§ **To do**: Both the line below containing "Assume a constant baseflow of 63" and the line containing "3.5 | 4 | 4.5 | 5 |", along with every line between them, should be repeated exactly; no other line belongs in the answer.

(Extracted records)
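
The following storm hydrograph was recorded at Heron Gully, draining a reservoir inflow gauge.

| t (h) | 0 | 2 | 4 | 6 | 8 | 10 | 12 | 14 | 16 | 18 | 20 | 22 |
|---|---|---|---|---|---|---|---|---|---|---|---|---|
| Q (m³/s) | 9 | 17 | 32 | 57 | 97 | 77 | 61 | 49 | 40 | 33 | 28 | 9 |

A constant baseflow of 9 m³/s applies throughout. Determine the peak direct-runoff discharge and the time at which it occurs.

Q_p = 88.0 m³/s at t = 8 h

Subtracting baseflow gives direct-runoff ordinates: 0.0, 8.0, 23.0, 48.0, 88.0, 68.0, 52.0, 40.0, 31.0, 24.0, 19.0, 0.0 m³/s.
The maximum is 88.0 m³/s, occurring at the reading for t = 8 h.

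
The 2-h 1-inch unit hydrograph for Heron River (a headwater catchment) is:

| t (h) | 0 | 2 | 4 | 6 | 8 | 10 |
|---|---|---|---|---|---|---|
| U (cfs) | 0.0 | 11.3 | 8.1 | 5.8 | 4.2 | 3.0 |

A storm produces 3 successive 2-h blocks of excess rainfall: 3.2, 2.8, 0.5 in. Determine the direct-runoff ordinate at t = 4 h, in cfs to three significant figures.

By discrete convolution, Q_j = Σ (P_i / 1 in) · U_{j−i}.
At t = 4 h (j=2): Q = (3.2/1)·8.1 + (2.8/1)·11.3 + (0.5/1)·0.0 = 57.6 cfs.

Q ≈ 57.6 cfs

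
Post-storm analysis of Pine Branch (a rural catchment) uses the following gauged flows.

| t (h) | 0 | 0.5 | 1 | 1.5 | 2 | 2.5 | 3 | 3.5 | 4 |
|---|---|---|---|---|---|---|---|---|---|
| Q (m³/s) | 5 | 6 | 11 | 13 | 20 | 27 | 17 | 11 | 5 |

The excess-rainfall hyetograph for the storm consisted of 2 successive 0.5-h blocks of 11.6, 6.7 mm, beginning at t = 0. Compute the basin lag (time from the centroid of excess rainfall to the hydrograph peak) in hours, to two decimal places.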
---
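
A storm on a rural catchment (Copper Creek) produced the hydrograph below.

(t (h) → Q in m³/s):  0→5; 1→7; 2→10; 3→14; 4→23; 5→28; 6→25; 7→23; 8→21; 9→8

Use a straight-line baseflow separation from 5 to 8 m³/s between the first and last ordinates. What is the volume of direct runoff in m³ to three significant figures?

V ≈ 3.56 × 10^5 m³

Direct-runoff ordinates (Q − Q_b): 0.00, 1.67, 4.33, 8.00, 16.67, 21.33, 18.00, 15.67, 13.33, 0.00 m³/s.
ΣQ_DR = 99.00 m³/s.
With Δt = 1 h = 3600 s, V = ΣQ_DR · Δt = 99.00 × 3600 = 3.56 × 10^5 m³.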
...
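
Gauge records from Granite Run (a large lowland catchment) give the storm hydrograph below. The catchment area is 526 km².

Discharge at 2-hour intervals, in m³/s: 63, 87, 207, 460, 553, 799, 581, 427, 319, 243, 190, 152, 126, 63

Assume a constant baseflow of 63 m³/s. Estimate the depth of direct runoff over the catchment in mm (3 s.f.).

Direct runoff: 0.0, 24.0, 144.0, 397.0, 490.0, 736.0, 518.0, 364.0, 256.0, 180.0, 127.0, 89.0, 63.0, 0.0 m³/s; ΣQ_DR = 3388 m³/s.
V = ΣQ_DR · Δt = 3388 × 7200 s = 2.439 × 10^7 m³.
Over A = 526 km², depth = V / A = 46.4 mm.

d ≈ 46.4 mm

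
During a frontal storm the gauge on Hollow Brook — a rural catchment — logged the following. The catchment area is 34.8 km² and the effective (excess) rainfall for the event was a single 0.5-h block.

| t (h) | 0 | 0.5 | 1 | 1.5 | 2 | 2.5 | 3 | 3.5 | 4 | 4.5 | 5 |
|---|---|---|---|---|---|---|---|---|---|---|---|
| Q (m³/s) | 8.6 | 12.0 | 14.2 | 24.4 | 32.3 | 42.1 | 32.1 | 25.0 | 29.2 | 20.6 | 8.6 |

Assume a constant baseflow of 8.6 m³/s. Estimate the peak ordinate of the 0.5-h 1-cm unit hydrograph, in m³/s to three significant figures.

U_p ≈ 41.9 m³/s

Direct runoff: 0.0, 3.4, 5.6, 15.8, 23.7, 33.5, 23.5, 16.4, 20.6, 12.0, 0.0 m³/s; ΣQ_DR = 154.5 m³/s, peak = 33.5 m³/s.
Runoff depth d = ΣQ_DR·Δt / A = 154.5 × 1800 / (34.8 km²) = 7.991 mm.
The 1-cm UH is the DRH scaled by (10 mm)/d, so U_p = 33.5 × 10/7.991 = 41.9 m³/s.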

§ **Result of this task**:
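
Assume a constant baseflow of 63 m³/s. Estimate the depth of direct runoff over the catchment in mm (3 s.f.).

Direct runoff: 0.0, 24.0, 144.0, 397.0, 490.0, 736.0, 518.0, 364.0, 256.0, 180.0, 127.0, 89.0, 63.0, 0.0 m³/s; ΣQ_DR = 3388 m³/s.
V = ΣQ_DR · Δt = 3388 × 7200 s = 2.439 × 10^7 m³.
Over A = 526 km², depth = V / A = 46.4 mm.

d ≈ 46.4 mm

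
During a frontal storm the gauge on Hollow Brook — a rural catchment — logged the following. The catchment area is 34.8 km² and the effective (excess) rainfall for the event was a single 0.5-h block.

| t (h) | 0 | 0.5 | 1 | 1.5 | 2 | 2.5 | 3 | 3.5 | 4 | 4.5 | 5 |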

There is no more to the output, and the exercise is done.